- **Task to complete**: Extract all records. Keep each one exact.

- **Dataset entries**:
-*-

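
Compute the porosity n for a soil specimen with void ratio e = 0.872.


Result: 0.4658

Derivation:
Using the relation n = e / (1 + e)
n = 0.872 / (1 + 0.872)
n = 0.872 / 1.872
n = 0.4658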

-*-

- **Written solution**:
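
Compute the porosity n for a soil specimen with void ratio e = 0.872.


Result: 0.4658

Derivation:
Using the relation n = e / (1 + e)
n = 0.872 / (1 + 0.872)
n = 0.872 / 1.872
n = 0.4658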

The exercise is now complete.